What is needed
Write out, character for character, the line containing "step 2: DDADDABACADDADDAB" and all lines after it up to the end of the listing.

Provided entries
------------------------------------------------
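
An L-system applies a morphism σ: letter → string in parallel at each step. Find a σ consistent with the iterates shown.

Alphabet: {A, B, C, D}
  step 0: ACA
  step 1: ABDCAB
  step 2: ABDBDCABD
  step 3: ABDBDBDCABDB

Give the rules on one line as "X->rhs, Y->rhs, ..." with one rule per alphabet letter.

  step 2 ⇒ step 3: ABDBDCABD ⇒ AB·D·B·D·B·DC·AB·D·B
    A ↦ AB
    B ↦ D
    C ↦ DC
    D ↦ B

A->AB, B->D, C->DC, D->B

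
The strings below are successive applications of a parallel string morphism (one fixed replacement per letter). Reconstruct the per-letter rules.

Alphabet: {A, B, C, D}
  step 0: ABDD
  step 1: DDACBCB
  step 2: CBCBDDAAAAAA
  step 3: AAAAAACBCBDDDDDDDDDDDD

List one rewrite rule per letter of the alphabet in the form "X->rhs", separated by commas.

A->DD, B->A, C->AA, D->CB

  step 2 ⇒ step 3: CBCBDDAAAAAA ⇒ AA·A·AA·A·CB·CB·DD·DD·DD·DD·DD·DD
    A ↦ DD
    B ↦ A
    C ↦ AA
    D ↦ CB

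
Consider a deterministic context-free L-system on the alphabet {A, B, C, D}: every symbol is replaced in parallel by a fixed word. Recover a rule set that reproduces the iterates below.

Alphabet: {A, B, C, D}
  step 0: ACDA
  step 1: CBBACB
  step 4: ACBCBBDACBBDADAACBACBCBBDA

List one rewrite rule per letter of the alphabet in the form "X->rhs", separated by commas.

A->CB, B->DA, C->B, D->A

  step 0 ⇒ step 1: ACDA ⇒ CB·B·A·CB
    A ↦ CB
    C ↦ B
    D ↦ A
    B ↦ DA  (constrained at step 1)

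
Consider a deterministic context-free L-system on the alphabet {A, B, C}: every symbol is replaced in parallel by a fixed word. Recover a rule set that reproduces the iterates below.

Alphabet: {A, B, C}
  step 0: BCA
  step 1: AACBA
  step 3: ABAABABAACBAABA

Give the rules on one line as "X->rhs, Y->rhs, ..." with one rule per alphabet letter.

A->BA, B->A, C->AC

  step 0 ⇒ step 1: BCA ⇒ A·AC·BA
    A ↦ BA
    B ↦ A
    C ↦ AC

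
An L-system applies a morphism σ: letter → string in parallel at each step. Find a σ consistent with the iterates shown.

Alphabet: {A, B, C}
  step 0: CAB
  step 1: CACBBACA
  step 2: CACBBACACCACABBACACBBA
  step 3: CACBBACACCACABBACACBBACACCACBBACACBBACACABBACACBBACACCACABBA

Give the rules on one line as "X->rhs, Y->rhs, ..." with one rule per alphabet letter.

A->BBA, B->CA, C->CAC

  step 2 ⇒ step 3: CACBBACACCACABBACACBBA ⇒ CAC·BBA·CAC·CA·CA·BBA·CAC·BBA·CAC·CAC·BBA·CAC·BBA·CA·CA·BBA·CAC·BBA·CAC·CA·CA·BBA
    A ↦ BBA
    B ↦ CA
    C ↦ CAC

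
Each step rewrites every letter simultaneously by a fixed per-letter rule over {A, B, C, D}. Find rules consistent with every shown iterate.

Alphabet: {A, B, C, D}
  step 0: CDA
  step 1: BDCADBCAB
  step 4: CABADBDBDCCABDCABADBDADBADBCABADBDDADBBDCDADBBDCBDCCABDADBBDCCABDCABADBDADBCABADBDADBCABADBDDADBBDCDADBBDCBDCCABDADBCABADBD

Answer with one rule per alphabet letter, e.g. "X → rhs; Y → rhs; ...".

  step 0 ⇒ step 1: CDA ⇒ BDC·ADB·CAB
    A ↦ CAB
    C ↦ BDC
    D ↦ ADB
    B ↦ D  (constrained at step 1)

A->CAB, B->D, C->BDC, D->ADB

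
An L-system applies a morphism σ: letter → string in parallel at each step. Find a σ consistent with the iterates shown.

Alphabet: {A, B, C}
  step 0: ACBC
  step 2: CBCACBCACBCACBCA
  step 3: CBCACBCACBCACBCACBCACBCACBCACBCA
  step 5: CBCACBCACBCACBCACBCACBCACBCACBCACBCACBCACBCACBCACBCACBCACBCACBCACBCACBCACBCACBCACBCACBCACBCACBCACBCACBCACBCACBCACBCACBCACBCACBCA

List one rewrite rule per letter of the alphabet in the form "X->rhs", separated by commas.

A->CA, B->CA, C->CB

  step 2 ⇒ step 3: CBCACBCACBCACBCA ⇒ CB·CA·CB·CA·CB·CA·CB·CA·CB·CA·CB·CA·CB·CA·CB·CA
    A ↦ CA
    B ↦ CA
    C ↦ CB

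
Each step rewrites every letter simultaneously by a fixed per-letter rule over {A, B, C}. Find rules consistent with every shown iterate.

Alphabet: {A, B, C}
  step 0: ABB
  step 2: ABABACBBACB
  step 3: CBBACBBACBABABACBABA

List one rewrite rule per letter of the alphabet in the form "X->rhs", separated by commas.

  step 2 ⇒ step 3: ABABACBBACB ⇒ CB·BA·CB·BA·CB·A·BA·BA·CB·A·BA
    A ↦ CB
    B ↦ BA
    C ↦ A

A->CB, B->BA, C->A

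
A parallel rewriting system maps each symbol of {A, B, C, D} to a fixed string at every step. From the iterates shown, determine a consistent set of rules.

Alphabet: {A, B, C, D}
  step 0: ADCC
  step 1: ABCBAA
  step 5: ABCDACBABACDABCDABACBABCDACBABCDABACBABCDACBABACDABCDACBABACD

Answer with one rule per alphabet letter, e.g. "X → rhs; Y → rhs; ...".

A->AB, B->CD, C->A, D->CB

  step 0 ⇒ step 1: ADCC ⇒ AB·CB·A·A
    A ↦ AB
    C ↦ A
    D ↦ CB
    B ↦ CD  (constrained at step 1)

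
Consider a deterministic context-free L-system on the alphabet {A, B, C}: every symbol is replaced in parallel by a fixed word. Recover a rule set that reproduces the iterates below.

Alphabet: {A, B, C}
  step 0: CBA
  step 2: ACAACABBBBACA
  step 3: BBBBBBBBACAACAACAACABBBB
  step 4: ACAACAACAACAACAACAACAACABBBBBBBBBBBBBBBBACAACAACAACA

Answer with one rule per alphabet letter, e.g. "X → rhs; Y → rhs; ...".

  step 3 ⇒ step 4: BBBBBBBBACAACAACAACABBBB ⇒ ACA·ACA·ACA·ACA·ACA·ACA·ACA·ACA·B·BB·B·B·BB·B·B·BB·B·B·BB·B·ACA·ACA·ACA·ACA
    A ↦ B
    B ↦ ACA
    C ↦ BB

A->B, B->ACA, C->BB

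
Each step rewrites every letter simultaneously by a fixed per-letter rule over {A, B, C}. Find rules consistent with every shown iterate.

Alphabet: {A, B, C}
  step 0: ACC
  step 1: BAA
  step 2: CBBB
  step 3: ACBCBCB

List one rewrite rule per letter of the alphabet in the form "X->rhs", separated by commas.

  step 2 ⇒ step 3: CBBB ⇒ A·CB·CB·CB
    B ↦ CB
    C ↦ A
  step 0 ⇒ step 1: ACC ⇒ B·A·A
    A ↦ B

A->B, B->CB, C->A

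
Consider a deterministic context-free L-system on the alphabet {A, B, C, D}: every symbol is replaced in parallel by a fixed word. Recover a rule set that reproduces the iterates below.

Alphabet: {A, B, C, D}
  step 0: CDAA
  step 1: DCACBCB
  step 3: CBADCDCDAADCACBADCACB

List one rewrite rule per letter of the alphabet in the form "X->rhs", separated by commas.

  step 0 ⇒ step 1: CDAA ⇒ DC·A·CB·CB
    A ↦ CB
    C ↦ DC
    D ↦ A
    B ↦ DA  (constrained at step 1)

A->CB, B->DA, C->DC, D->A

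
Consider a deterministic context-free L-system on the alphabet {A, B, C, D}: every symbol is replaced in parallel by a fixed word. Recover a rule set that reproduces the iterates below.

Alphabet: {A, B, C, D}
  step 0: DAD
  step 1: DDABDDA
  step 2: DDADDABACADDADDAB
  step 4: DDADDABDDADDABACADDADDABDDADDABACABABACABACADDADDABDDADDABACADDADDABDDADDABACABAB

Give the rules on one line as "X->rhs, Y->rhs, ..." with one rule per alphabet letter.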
------------------------------------------------
Answer section
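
  step 2: DDADDABACADDADDAB
  step 4: DDADDABDDADDABACADDADDABDDADDABACABABACABACADDADDABDDADDABACADDADDABDDADDABACABAB

Give the rules on one line as "X->rhs, Y->rhs, ..." with one rule per alphabet letter.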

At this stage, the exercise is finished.